***** INPUT DATA

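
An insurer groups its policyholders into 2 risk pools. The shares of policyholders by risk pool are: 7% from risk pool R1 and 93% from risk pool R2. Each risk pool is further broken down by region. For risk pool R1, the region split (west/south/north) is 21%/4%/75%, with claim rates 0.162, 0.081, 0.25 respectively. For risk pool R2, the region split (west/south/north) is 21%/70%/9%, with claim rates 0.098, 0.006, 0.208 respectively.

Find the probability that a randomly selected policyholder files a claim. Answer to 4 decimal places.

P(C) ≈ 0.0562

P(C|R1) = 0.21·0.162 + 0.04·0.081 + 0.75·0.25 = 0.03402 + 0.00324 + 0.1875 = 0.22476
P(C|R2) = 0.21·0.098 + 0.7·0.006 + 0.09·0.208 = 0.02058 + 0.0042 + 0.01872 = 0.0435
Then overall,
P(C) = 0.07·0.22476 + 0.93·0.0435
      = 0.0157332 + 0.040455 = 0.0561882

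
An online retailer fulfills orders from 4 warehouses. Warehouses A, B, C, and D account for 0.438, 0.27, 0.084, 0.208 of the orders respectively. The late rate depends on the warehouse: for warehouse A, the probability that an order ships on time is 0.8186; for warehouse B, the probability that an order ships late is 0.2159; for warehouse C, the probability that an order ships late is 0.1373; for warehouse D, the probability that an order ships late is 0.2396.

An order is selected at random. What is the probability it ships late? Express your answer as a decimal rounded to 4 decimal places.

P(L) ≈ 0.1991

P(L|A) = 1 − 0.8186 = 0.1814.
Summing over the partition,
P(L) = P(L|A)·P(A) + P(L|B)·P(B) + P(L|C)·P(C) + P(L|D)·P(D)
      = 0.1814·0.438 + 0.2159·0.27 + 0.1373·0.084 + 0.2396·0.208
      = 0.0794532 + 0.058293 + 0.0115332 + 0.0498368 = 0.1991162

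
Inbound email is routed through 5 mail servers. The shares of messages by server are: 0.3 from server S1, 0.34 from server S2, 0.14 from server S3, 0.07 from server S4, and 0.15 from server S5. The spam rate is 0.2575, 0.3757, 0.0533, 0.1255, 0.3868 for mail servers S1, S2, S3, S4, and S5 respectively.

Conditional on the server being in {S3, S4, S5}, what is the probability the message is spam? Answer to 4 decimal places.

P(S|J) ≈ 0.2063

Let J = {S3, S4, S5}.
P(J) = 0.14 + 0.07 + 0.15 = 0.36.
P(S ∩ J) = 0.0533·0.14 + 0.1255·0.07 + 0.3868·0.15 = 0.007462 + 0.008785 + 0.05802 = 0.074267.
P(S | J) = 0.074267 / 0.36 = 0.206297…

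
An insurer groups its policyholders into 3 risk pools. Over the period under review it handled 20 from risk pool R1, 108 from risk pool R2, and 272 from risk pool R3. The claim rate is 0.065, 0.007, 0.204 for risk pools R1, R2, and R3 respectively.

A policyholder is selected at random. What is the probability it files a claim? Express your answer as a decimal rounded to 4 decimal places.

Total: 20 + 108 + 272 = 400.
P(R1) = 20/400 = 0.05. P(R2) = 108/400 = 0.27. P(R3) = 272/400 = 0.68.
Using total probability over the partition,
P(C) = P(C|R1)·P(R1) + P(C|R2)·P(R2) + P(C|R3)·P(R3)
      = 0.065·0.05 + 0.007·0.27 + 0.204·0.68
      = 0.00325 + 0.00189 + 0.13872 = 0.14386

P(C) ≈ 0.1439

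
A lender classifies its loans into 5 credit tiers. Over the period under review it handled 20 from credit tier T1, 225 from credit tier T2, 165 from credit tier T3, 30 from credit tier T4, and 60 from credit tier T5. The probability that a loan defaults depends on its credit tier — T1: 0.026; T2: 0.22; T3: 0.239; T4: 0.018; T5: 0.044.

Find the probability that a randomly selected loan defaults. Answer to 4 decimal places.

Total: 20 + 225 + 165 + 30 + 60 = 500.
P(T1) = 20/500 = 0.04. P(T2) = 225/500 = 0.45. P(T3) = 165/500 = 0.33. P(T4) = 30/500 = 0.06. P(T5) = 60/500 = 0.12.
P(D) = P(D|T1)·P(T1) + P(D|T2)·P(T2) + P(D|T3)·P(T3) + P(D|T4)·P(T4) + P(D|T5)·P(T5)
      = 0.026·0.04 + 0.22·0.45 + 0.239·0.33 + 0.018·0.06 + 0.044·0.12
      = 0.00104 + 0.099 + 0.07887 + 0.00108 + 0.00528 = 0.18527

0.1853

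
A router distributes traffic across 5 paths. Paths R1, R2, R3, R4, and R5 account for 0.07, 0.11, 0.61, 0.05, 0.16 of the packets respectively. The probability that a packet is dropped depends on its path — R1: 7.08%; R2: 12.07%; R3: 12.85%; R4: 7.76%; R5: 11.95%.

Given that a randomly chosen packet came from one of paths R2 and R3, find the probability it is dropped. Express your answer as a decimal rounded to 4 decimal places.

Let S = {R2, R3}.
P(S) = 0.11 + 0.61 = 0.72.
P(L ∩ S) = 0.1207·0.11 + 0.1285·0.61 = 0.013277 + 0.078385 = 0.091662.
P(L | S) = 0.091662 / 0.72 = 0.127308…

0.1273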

**********
***** INPUT DATA

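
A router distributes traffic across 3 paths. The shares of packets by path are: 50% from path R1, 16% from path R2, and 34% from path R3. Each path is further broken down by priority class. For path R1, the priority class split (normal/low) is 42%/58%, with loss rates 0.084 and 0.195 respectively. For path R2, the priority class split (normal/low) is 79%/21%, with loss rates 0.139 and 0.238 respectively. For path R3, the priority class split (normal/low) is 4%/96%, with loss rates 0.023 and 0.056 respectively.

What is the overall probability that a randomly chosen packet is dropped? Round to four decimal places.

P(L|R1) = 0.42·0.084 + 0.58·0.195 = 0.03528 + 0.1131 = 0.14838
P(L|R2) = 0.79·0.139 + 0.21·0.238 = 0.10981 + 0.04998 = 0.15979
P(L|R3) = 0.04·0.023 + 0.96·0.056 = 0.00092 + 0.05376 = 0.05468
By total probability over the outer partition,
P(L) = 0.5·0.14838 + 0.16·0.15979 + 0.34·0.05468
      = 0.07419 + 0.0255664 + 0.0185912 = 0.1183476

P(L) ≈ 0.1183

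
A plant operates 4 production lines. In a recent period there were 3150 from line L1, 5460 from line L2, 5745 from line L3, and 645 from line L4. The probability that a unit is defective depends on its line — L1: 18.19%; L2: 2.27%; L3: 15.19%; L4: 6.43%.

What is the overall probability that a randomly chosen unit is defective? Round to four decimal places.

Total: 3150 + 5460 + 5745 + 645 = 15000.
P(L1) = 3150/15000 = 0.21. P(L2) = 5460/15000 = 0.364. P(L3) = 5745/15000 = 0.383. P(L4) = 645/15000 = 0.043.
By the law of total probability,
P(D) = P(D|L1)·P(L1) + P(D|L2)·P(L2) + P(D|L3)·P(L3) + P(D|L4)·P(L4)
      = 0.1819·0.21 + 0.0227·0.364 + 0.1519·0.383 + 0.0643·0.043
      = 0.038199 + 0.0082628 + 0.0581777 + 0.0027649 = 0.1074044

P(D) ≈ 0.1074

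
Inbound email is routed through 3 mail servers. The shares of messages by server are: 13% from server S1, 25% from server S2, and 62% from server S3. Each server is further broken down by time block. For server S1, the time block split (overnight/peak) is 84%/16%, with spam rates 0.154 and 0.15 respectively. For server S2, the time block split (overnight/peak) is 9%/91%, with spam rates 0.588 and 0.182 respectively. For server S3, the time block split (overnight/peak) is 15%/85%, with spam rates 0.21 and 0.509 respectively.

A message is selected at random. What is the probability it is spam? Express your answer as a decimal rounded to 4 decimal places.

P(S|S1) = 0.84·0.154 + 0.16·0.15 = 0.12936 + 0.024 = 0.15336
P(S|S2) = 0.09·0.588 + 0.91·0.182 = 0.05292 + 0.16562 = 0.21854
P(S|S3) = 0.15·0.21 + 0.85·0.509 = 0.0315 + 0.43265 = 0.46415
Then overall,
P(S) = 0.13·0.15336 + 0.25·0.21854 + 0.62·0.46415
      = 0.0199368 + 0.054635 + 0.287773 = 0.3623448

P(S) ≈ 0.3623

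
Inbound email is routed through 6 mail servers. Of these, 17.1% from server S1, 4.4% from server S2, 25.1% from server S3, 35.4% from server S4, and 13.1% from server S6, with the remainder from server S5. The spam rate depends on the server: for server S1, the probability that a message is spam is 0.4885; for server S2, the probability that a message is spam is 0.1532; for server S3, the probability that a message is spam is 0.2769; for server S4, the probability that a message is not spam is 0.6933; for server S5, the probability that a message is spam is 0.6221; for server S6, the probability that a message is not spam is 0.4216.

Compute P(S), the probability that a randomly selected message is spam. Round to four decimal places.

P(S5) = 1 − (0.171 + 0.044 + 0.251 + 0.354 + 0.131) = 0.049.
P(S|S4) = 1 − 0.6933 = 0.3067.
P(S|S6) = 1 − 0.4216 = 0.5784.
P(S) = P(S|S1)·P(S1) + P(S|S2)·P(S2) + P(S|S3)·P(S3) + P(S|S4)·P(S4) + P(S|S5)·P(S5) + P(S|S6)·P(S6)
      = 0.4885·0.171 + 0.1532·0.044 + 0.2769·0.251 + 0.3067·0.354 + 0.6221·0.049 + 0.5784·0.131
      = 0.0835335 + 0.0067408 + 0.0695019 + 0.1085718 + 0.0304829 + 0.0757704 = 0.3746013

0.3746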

**********

* **AIM OF THE TASK**: Above are the records; from them, give again exactly the lines from the one containing "Find the probability that a randomly selected policyholder" through the one containing "An online retailer", both included.

* **TASK ANSWER**:
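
Find the probability that a randomly selected policyholder files a claim. Answer to 4 decimal places.

P(C) ≈ 0.0562

P(C|R1) = 0.21·0.162 + 0.04·0.081 + 0.75·0.25 = 0.03402 + 0.00324 + 0.1875 = 0.22476
P(C|R2) = 0.21·0.098 + 0.7·0.006 + 0.09·0.208 = 0.02058 + 0.0042 + 0.01872 = 0.0435
Then overall,
P(C) = 0.07·0.22476 + 0.93·0.0435
      = 0.0157332 + 0.040455 = 0.0561882

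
An online retailer fulfills orders from 4 warehouses. Warehouses A, B, C, and D account for 0.438, 0.27, 0.084, 0.208 of the orders respectively. The late rate depends on the warehouse: for warehouse A, the probability that an order ships on time is 0.8186; for warehouse B, the probability that an order ships late is 0.2159; for warehouse C, the probability that an order ships late is 0.1373; for warehouse D, the probability that an order ships late is 0.2396.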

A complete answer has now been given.